Return all the entries. Match them word for word.

■ **INFORMATION SUPPLIED**:
-- Opening Marker --

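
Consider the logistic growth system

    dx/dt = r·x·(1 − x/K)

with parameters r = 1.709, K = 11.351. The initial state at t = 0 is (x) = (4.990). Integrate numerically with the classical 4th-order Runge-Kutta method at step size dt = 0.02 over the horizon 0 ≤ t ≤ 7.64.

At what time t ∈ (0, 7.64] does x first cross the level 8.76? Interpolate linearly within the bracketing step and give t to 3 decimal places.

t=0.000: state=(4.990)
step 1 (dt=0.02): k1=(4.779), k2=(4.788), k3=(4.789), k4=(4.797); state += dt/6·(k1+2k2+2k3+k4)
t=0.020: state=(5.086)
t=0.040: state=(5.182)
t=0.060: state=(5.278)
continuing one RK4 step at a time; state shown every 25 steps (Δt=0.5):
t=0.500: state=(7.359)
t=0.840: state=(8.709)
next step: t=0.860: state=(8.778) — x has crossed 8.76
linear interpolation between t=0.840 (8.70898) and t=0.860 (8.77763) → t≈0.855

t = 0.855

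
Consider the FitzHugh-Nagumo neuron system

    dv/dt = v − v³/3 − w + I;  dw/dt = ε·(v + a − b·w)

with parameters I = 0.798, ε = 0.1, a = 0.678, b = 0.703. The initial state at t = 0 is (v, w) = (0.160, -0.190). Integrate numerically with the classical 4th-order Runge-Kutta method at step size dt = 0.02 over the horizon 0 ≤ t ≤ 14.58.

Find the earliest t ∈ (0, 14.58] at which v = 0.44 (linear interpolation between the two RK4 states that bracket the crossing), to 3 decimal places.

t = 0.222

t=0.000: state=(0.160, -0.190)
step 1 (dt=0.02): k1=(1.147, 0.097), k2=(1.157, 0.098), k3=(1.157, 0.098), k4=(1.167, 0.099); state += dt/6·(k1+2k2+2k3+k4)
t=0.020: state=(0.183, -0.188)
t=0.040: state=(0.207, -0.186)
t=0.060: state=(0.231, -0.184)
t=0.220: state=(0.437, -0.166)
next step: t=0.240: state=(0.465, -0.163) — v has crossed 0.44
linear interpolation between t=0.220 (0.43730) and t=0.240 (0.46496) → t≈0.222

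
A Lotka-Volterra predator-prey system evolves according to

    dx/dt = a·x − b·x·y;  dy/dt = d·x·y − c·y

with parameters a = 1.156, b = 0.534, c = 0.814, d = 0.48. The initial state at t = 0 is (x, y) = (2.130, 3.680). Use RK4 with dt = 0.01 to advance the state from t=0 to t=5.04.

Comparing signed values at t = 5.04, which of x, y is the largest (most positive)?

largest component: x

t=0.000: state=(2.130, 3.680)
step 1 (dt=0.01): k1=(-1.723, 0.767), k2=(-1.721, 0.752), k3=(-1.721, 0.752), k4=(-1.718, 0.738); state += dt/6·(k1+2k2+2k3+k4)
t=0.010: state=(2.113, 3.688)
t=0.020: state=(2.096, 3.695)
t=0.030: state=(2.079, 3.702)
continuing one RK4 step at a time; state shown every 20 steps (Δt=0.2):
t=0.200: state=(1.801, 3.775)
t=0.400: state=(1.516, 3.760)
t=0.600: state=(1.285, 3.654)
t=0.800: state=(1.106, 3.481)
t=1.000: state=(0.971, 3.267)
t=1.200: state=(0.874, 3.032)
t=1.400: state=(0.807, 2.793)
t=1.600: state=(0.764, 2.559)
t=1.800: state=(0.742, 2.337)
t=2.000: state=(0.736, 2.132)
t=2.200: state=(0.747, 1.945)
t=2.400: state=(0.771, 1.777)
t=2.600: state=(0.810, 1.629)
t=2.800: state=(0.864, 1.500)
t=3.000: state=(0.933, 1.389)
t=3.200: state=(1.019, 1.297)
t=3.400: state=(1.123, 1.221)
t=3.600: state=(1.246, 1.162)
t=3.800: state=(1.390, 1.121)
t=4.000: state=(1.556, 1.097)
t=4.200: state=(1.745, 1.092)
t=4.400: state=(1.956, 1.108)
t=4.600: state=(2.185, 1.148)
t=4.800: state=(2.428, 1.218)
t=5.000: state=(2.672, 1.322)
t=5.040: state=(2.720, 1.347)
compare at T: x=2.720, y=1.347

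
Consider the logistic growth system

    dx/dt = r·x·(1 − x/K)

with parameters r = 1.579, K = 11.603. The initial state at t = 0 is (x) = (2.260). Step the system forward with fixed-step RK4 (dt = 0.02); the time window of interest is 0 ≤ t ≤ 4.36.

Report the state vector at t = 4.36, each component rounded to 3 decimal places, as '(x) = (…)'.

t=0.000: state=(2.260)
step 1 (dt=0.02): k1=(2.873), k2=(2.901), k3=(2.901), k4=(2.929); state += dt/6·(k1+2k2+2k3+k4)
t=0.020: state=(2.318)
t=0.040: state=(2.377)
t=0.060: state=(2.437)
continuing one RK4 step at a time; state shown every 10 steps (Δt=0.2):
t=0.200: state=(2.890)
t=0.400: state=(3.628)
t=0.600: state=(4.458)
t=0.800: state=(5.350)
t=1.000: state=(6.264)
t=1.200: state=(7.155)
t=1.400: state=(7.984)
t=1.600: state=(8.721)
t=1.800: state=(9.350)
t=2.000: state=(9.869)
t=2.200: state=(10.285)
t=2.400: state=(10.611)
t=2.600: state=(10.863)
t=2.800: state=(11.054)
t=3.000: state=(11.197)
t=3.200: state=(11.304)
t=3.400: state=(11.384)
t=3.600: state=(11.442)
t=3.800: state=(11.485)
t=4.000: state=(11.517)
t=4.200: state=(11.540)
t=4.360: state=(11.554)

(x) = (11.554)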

-- Closing Marker --

■ **TASK RESULT**:
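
Consider the logistic growth system

    dx/dt = r·x·(1 − x/K)

with parameters r = 1.709, K = 11.351. The initial state at t = 0 is (x) = (4.990). Integrate numerically with the classical 4th-order Runge-Kutta method at step size dt = 0.02 over the horizon 0 ≤ t ≤ 7.64.

At what time t ∈ (0, 7.64] does x first cross the level 8.76? Interpolate linearly within the bracketing step and give t to 3 decimal places.

t=0.000: state=(4.990)
step 1 (dt=0.02): k1=(4.779), k2=(4.788), k3=(4.789), k4=(4.797); state += dt/6·(k1+2k2+2k3+k4)
t=0.020: state=(5.086)
t=0.040: state=(5.182)
t=0.060: state=(5.278)
continuing one RK4 step at a time; state shown every 25 steps (Δt=0.5):
t=0.500: state=(7.359)
t=0.840: state=(8.709)
next step: t=0.860: state=(8.778) — x has crossed 8.76
linear interpolation between t=0.840 (8.70898) and t=0.860 (8.77763) → t≈0.855

t = 0.855

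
Consider the FitzHugh-Nagumo neuron system

    dv/dt = v − v³/3 − w + I;  dw/dt = ε·(v + a − b·w)

with parameters I = 0.798, ε = 0.1, a = 0.678, b = 0.703. The initial state at t = 0 is (v, w) = (0.160, -0.190). Integrate numerically with the classical 4th-order Runge-Kutta method at step size dt = 0.02 over the horizon 0 ≤ t ≤ 14.58.

Find the earliest t ∈ (0, 14.58] at which v = 0.44 (linear interpolation between the two RK4 states that bracket the crossing), to 3 decimal places.

t = 0.222

t=0.000: state=(0.160, -0.190)
step 1 (dt=0.02): k1=(1.147, 0.097), k2=(1.157, 0.098), k3=(1.157, 0.098), k4=(1.167, 0.099); state += dt/6·(k1+2k2+2k3+k4)
t=0.020: state=(0.183, -0.188)
t=0.040: state=(0.207, -0.186)
t=0.060: state=(0.231, -0.184)
t=0.220: state=(0.437, -0.166)
next step: t=0.240: state=(0.465, -0.163) — v has crossed 0.44
linear interpolation between t=0.220 (0.43730) and t=0.240 (0.46496) → t≈0.222

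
A Lotka-Volterra predator-prey system evolves according to

    dx/dt = a·x − b·x·y;  dy/dt = d·x·y − c·y

with parameters a = 1.156, b = 0.534, c = 0.814, d = 0.48. The initial state at t = 0 is (x, y) = (2.130, 3.680). Use RK4 with dt = 0.01 to advance the state from t=0 to t=5.04.

Comparing signed values at t = 5.04, which of x, y is the largest (most positive)?

largest component: x

t=0.000: state=(2.130, 3.680)
step 1 (dt=0.01): k1=(-1.723, 0.767), k2=(-1.721, 0.752), k3=(-1.721, 0.752), k4=(-1.718, 0.738); state += dt/6·(k1+2k2+2k3+k4)
t=0.010: state=(2.113, 3.688)
t=0.020: state=(2.096, 3.695)
t=0.030: state=(2.079, 3.702)
continuing one RK4 step at a time; state shown every 20 steps (Δt=0.2):
t=0.200: state=(1.801, 3.775)
t=0.400: state=(1.516, 3.760)
t=0.600: state=(1.285, 3.654)
t=0.800: state=(1.106, 3.481)
t=1.000: state=(0.971, 3.267)
t=1.200: state=(0.874, 3.032)
t=1.400: state=(0.807, 2.793)
t=1.600: state=(0.764, 2.559)
t=1.800: state=(0.742, 2.337)
t=2.000: state=(0.736, 2.132)
t=2.200: state=(0.747, 1.945)
t=2.400: state=(0.771, 1.777)
t=2.600: state=(0.810, 1.629)
t=2.800: state=(0.864, 1.500)
t=3.000: state=(0.933, 1.389)
t=3.200: state=(1.019, 1.297)
t=3.400: state=(1.123, 1.221)
t=3.600: state=(1.246, 1.162)
t=3.800: state=(1.390, 1.121)
t=4.000: state=(1.556, 1.097)
t=4.200: state=(1.745, 1.092)
t=4.400: state=(1.956, 1.108)
t=4.600: state=(2.185, 1.148)
t=4.800: state=(2.428, 1.218)
t=5.000: state=(2.672, 1.322)
t=5.040: state=(2.720, 1.347)
compare at T: x=2.720, y=1.347

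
Consider the logistic growth system

    dx/dt = r·x·(1 − x/K)

with parameters r = 1.579, K = 11.603. The initial state at t = 0 is (x) = (2.260). Step the system forward with fixed-step RK4 (dt = 0.02); the time window of interest is 0 ≤ t ≤ 4.36.

Report the state vector at t = 4.36, each component rounded to 3 decimal places, as '(x) = (…)'.

t=0.000: state=(2.260)
step 1 (dt=0.02): k1=(2.873), k2=(2.901), k3=(2.901), k4=(2.929); state += dt/6·(k1+2k2+2k3+k4)
t=0.020: state=(2.318)
t=0.040: state=(2.377)
t=0.060: state=(2.437)
continuing one RK4 step at a time; state shown every 10 steps (Δt=0.2):
t=0.200: state=(2.890)
t=0.400: state=(3.628)
t=0.600: state=(4.458)
t=0.800: state=(5.350)
t=1.000: state=(6.264)
t=1.200: state=(7.155)
t=1.400: state=(7.984)
t=1.600: state=(8.721)
t=1.800: state=(9.350)
t=2.000: state=(9.869)
t=2.200: state=(10.285)
t=2.400: state=(10.611)
t=2.600: state=(10.863)
t=2.800: state=(11.054)
t=3.000: state=(11.197)
t=3.200: state=(11.304)
t=3.400: state=(11.384)
t=3.600: state=(11.442)
t=3.800: state=(11.485)
t=4.000: state=(11.517)
t=4.200: state=(11.540)
t=4.360: state=(11.554)

(x) = (11.554)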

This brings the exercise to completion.